### PROBLEM DETAILS
Copy the lines below exactly, starting at the line that contains "172-th root of unity)." and stopping after the last line, and include no other lines.

Stored data

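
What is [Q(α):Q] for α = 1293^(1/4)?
[Q(α):Q] = 4

α is a root of x^4 - 1293. By Eisenstein's criterion at the prime p = 3 (which divides the constant term 1293 but p^2 = 9 does not, since 1293 is squarefree), x^4 - 1293 is irreducible over Q. Hence [Q(α):Q] = 4.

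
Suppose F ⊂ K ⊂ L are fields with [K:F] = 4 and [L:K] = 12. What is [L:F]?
[L:F] = 48

The tower law says that for any tower of field extensions F ⊂ K ⊂ L with finite degrees, [L:F] = [L:K] · [K:F]. Here this gives [L:F] = 12 · 4 = 48.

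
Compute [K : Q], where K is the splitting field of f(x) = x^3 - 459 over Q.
[K : Q] = 6

The roots of x^3 - 459 are ∛459, ω∛459, ω^2∛459 where ω = e^(2πi/3) is a primitive cube root of unity, so K = Q(∛459, ω). Now [Q(∛459):Q] = 3 (since 459 is not a perfect cube, x^3 - 459 is irreducible) and [Q(ω):Q] = 2. Both 2 and 3 divide [K:Q], and [K:Q] ≤ 3·2 = 6, so [K:Q] = 6. (Equivalently: Q(∛459) ⊂ R but ω ∉ R, so [K : Q(∛459)] = 2.)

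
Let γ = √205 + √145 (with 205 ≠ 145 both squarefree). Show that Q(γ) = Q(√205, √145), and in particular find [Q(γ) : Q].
[Q(γ) : Q] = 4 (equivalently, Q(γ) = Q(√205, √145))

Obviously Q(γ) ⊆ Q(√205, √145), and [Q(√205, √145):Q] = 4 (since 205, 145 are distinct squarefree integers > 1 with 29725 not a perfect square). To show equality we compute the minimal polynomial of γ. From γ = √205 + √145: γ^2 = 205 + 2√(29725) + 145 = 350 + 2√(29725), so γ^2 - 350 = 2√(29725); squaring, (γ^2 - 350)^2 = 4·29725, i.e. γ^4 - 700γ^2 + 122500 - 118900 = 0, i.e. γ^4 - 700γ^2 + 3600 = 0. So γ is a root of x^4 - 700x^2 + 3600. This polynomial is irreducible over Q: it has no rational root (each ±√205 ± √145 is irrational), and any factorization into two quadratics over Q would force √(29725) ∈ Q (pairing opposite roots) or √205, √145 ∈ Q (other pairings), all impossible. Hence [Q(γ):Q] = 4 = [Q(√205, √145):Q], so Q(γ) = Q(√205, √145).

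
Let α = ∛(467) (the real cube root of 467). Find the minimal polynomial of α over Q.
m_α(x) = x^3 - 467

α satisfies α^3 = 467, so x^3 - 467 annihilates α. By the rational root test, a rational root p/q (in lowest terms) of x^3 - 467 would satisfy p^3 = 467 q^3, forcing q = 1 and p^3 = 467; but 467 is not a perfect cube, contradiction. A monic cubic over Q with no rational root is irreducible (any nontrivial factorization would include a linear factor). Hence x^3 - 467 is the minimal polynomial of α, and in particular [Q(α):Q] = 3.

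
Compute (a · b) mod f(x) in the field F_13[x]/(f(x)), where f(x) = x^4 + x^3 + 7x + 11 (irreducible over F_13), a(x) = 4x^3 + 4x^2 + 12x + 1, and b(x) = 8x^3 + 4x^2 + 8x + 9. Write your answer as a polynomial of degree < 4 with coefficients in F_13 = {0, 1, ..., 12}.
a · b ≡ 6x^3 + 10x^2 + 6x + 5 (mod f(x))

Multiply in F_13[x]: a(x)·b(x) = (4x^3 + 4x^2 + 12x + 1)·(8x^3 + 4x^2 + 8x + 9) = 6x^6 + 9x^5 + x^4 + 7x^3 + 6x^2 + 12x + 9. This has degree ≥ 4, so divide by f(x) over F_13: 6x^6 + 9x^5 + x^4 + 7x^3 + 6x^2 + 12x + 9 = (6x^2 + 3x + 11)·(x^4 + x^3 + 7x + 11) + (6x^3 + 10x^2 + 6x + 5). Hence a·b ≡ 6x^3 + 10x^2 + 6x + 5 (mod f). (F_13[x]/(f) is a field with 13^4 = 28561 elements since f is irreducible of degree 4.)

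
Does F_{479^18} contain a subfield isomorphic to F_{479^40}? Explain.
No: F_{479^40} is not a subfield of F_{479^18}

F_{p^m} embeds in F_{p^n} iff m | n. Here 40 ∤ 18 (since 18 = 0·40 + 18 with remainder 18 ≠ 0), so F_{479^40} is not a subfield of F_{479^18}. Equivalently: if it were, the tower law would give 40 = [F_{479^40}:F_479] dividing [F_{479^18}:F_479] = 18, contradiction.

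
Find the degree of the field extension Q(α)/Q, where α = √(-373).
[Q(α):Q] = 2

[Q(α):Q] equals the degree of the minimal polynomial of α. Here α^2 = -373 and x^2 + 373 is irreducible (d = -373 is squarefree, ≠ 1, hence not a square), so deg(m_α) = 2. Thus [Q(α):Q] = 2.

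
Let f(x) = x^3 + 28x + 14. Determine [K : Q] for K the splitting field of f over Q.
[K : Q] = 6

By the rational root test, any rational root of the monic integer polynomial f(x) = x^3 + 28x + 14 must be an integer dividing the constant term 14, i.e. one of ±{1, 2, 7, 14}. Evaluating: f(1) = 43, f(-1) = -15, f(2) = 78, f(-2) = -50, f(7) = 553, f(-7) = -525, f(14) = 3150, f(-14) = -3122; none is 0, so f has no rational root and is therefore irreducible over Q (a cubic with no linear factor over a field is irreducible). For an irreducible cubic, the Galois group is A_3 or S_3 according as the discriminant disc(f) = -4a^3 - 27b^2 = -4·(28)^3 - 27·(14)^2 = -93100 is or is not a square in Q. Here disc(f) = -93100 is not a perfect square in Q, so the Galois group of f over Q is not contained in A_3 and must be all of S_3. The splitting field has degree |S_3| = 6 over Q, so [K : Q] = 6.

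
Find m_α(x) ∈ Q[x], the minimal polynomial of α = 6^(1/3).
m_α(x) = x^3 - 6

α satisfies α^3 = 6, so x^3 - 6 annihilates α. By the rational root test, a rational root p/q (in lowest terms) of x^3 - 6 would satisfy p^3 = 6 q^3, forcing q = 1 and p^3 = 6; but 6 is not a perfect cube, contradiction. A monic cubic over Q with no rational root is irreducible (any nontrivial factorization would include a linear factor). Hence x^3 - 6 is the minimal polynomial of α, and in particular [Q(α):Q] = 3.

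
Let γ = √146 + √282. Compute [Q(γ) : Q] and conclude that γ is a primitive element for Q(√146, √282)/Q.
[Q(γ) : Q] = 4 (equivalently, Q(γ) = Q(√146, √282))

Obviously Q(γ) ⊆ Q(√146, √282), and [Q(√146, √282):Q] = 4 (since 146, 282 are distinct squarefree integers > 1 with 41172 not a perfect square). To show equality we compute the minimal polynomial of γ. From γ = √146 + √282: γ^2 = 146 + 2√(41172) + 282 = 428 + 2√(41172), so γ^2 - 428 = 2√(41172); squaring, (γ^2 - 428)^2 = 4·41172, i.e. γ^4 - 856γ^2 + 183184 - 164688 = 0, i.e. γ^4 - 856γ^2 + 18496 = 0. So γ is a root of x^4 - 856x^2 + 18496. This polynomial is irreducible over Q: it has no rational root (each ±√146 ± √282 is irrational), and any factorization into two quadratics over Q would force √(41172) ∈ Q (pairing opposite roots) or √146, √282 ∈ Q (other pairings), all impossible. Hence [Q(γ):Q] = 4 = [Q(√146, √282):Q], so Q(γ) = Q(√146, √282).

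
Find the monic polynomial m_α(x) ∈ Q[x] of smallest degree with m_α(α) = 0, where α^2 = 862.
m_α(x) = x^2 - 862

α satisfies α^2 - 862 = 0, so x^2 - 862 annihilates α. Since d = 862 is squarefree and ≠ 1, it is not a perfect square in Q, so x^2 - 862 has no rational root and is therefore irreducible over Q (a degree-2 polynomial over a field is irreducible iff it has no root). Hence m_α(x) = x^2 - 862.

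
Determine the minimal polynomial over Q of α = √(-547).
m_α(x) = x^2 + 547

α satisfies α^2 + 547 = 0, so x^2 + 547 annihilates α. Since d = -547 is squarefree and ≠ 1, it is not a perfect square in Q, so x^2 + 547 has no rational root and is therefore irreducible over Q (a degree-2 polynomial over a field is irreducible iff it has no root). Hence m_α(x) = x^2 + 547.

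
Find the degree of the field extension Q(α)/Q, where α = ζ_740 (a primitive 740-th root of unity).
[Q(α):Q] = 288

The minimal polynomial of ζ_740 over Q is the 740-th cyclotomic polynomial Φ_740(x), which is irreducible over Q and has degree φ(740) = 288. Hence [Q(α):Q] = φ(740) = 288.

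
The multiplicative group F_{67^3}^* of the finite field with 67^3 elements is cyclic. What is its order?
|F_{67^3}^*| = 300762

F_{67^3} has 67^3 = 300763 elements; its multiplicative group consists of all nonzero elements, so |F_{67^3}^*| = 300763 - 1 = 300762. (It is cyclic since any finite subgroup of the multiplicative group of a field is cyclic.)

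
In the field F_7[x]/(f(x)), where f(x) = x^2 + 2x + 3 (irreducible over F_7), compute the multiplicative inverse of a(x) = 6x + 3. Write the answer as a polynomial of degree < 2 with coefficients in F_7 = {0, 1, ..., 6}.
a(x)^(-1) ≡ 2x + 3 (mod f(x))

Since f is irreducible over F_7, F_7[x]/(f) is a field and a(x) ≠ 0 has an inverse. Apply the extended Euclidean algorithm to f(x) and a(x) in F_7[x]: f(x) = (6x + 2)·a(x) + (4). The last nonzero remainder is the constant 4 = gcd(f, a) in F_7. Back-substituting through the division chain expresses 4 = s(x)·a(x) + t(x)·f(x) with s(x) ≡ x + 5 (mod f), so (x + 5)·a(x) ≡ 4 (mod f). Multiplying by 4^(-1) ≡ 2 in F_7 gives a(x)^(-1) ≡ 2·(x + 5) ≡ 2x + 3 (mod f). Check: (6x + 3)·(2x + 3) = 5x^2 + 3x + 2 ≡ 1 (mod x^2 + 2x + 3).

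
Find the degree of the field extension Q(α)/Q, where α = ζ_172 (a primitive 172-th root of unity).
[Q(α):Q] = 84

The minimal polynomial of ζ_172 over Q is the 172-th cyclotomic polynomial Φ_172(x), which is irreducible over Q and has degree φ(172) = 84. Hence [Q(α):Q] = φ(172) = 84.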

### SOLUTION TO THIS TASK
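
Find the degree of the field extension Q(α)/Q, where α = ζ_172 (a primitive 172-th root of unity).
[Q(α):Q] = 84

The minimal polynomial of ζ_172 over Q is the 172-th cyclotomic polynomial Φ_172(x), which is irreducible over Q and has degree φ(172) = 84. Hence [Q(α):Q] = φ(172) = 84.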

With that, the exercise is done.